::: DATA EXTRACT :::

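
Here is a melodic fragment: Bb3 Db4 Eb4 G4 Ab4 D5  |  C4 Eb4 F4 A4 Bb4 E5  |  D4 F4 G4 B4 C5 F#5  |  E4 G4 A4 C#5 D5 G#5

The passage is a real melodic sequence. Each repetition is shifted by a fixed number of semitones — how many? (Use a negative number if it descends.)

With a 6-note motive the entries are Bb3, C4, D4, E4, each up a 2nd from the previous.
Bb3→C4 is 60 − 58 = 2 semitones.

2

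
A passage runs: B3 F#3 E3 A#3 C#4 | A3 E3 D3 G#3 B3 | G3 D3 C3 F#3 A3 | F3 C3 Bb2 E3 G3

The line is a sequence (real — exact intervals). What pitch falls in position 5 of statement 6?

Grouping in 5s, the 5th note of each cell is C#4, B3, A3, G3.
Each moves down a 2nd. Continuing: F3 → Eb3.

Eb3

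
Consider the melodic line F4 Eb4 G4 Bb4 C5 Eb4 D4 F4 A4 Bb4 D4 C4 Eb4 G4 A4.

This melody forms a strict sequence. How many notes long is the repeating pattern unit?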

:::

Restate the data above word for word, please.

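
Here is a melodic fragment: Bb3 Db4 Eb4 G4 Ab4 D5  |  C4 Eb4 F4 A4 Bb4 E5  |  D4 F4 G4 B4 C5 F#5  |  E4 G4 A4 C#5 D5 G#5

The passage is a real melodic sequence. Each repetition is shifted by a fixed number of semitones — how many? (Use a negative number if it descends.)

With a 6-note motive the entries are Bb3, C4, D4, E4, each up a 2nd from the previous.
Bb3→C4 is 60 − 58 = 2 semitones.

2

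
A passage runs: B3 F#3 E3 A#3 C#4 | A3 E3 D3 G#3 B3 | G3 D3 C3 F#3 A3 | F3 C3 Bb2 E3 G3

The line is a sequence (real — exact intervals). What pitch falls in position 5 of statement 6?

Grouping in 5s, the 5th note of each cell is C#4, B3, A3, G3.
Each moves down a 2nd. Continuing: F3 → Eb3.

Eb3

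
Consider the melodic line F4 Eb4 G4 Bb4 C5 Eb4 D4 F4 A4 Bb4 D4 C4 Eb4 G4 A4.

This melody forms a strict sequence. How many notes long is the repeating pattern unit?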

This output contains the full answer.